### What is being asked
In full and without change, repeat the records shown below.

### Given entries
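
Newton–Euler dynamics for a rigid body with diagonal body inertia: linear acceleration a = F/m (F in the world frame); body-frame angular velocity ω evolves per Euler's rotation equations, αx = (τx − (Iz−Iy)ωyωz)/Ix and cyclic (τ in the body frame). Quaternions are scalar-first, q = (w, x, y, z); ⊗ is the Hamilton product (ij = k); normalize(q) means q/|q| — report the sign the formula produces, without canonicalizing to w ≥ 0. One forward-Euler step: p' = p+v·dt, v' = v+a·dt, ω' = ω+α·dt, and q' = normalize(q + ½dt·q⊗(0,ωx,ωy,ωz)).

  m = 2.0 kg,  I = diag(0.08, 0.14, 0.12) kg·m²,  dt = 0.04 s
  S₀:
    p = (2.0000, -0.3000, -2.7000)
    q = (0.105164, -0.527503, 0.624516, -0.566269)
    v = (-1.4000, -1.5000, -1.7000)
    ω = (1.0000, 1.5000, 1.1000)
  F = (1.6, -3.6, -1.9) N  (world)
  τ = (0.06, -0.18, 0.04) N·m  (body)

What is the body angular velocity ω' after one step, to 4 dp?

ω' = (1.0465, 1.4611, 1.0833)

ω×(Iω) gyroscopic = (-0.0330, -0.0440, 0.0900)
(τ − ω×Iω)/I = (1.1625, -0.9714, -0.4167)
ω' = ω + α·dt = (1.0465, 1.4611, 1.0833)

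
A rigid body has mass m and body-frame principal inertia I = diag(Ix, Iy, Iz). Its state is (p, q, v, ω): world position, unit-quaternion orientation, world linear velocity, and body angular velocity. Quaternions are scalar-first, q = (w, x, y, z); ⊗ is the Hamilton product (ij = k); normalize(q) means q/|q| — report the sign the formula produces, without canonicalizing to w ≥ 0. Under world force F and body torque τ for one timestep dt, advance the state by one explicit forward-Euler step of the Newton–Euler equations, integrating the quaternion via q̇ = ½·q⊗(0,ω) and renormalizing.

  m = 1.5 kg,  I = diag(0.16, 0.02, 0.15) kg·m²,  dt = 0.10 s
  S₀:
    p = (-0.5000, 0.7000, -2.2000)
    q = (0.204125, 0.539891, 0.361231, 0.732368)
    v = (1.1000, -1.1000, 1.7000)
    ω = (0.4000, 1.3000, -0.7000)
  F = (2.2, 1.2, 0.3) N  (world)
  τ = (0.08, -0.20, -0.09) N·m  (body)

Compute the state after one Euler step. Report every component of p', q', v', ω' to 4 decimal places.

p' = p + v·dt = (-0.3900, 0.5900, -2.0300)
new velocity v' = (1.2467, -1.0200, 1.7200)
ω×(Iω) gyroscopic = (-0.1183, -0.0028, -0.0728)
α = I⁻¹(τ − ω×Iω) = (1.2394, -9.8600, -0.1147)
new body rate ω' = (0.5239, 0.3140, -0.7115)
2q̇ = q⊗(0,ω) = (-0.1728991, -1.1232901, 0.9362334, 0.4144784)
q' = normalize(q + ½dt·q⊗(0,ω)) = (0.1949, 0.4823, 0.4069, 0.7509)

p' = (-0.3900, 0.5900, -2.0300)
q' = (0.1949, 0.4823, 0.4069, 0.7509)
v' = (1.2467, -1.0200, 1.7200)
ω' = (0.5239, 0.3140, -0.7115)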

### Response to this exercise
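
Newton–Euler dynamics for a rigid body with diagonal body inertia: linear acceleration a = F/m (F in the world frame); body-frame angular velocity ω evolves per Euler's rotation equations, αx = (τx − (Iz−Iy)ωyωz)/Ix and cyclic (τ in the body frame). Quaternions are scalar-first, q = (w, x, y, z); ⊗ is the Hamilton product (ij = k); normalize(q) means q/|q| — report the sign the formula produces, without canonicalizing to w ≥ 0. One forward-Euler step: p' = p+v·dt, v' = v+a·dt, ω' = ω+α·dt, and q' = normalize(q + ½dt·q⊗(0,ωx,ωy,ωz)).

  m = 2.0 kg,  I = diag(0.08, 0.14, 0.12) kg·m²,  dt = 0.04 s
  S₀:
    p = (2.0000, -0.3000, -2.7000)
    q = (0.105164, -0.527503, 0.624516, -0.566269)
    v = (-1.4000, -1.5000, -1.7000)
    ω = (1.0000, 1.5000, 1.1000)
  F = (1.6, -3.6, -1.9) N  (world)
  τ = (0.06, -0.18, 0.04) N·m  (body)

What is the body angular velocity ω' after one step, to 4 dp?

ω' = (1.0465, 1.4611, 1.0833)

ω×(Iω) gyroscopic = (-0.0330, -0.0440, 0.0900)
(τ − ω×Iω)/I = (1.1625, -0.9714, -0.4167)
ω' = ω + α·dt = (1.0465, 1.4611, 1.0833)

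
A rigid body has mass m and body-frame principal inertia I = diag(Ix, Iy, Iz). Its state is (p, q, v, ω): world position, unit-quaternion orientation, world linear velocity, and body angular velocity. Quaternions are scalar-first, q = (w, x, y, z); ⊗ is the Hamilton product (ij = k); normalize(q) means q/|q| — report the sign the formula produces, without canonicalizing to w ≥ 0. Under world force F and body torque τ for one timestep dt, advance the state by one explicit forward-Euler step of the Newton–Euler equations, integrating the quaternion via q̇ = ½·q⊗(0,ω) and renormalizing.

  m = 1.5 kg,  I = diag(0.16, 0.02, 0.15) kg·m²,  dt = 0.10 s
  S₀:
    p = (-0.5000, 0.7000, -2.2000)
    q = (0.204125, 0.539891, 0.361231, 0.732368)
    v = (1.1000, -1.1000, 1.7000)
    ω = (0.4000, 1.3000, -0.7000)
  F = (2.2, 1.2, 0.3) N  (world)
  τ = (0.08, -0.20, -0.09) N·m  (body)

Compute the state after one Euler step. Report every component of p', q', v', ω' to 4 decimal places.

p' = p + v·dt = (-0.3900, 0.5900, -2.0300)
new velocity v' = (1.2467, -1.0200, 1.7200)
ω×(Iω) gyroscopic = (-0.1183, -0.0028, -0.0728)
α = I⁻¹(τ − ω×Iω) = (1.2394, -9.8600, -0.1147)
new body rate ω' = (0.5239, 0.3140, -0.7115)
2q̇ = q⊗(0,ω) = (-0.1728991, -1.1232901, 0.9362334, 0.4144784)
q' = normalize(q + ½dt·q⊗(0,ω)) = (0.1949, 0.4823, 0.4069, 0.7509)

p' = (-0.3900, 0.5900, -2.0300)
q' = (0.1949, 0.4823, 0.4069, 0.7509)
v' = (1.2467, -1.0200, 1.7200)
ω' = (0.5239, 0.3140, -0.7115)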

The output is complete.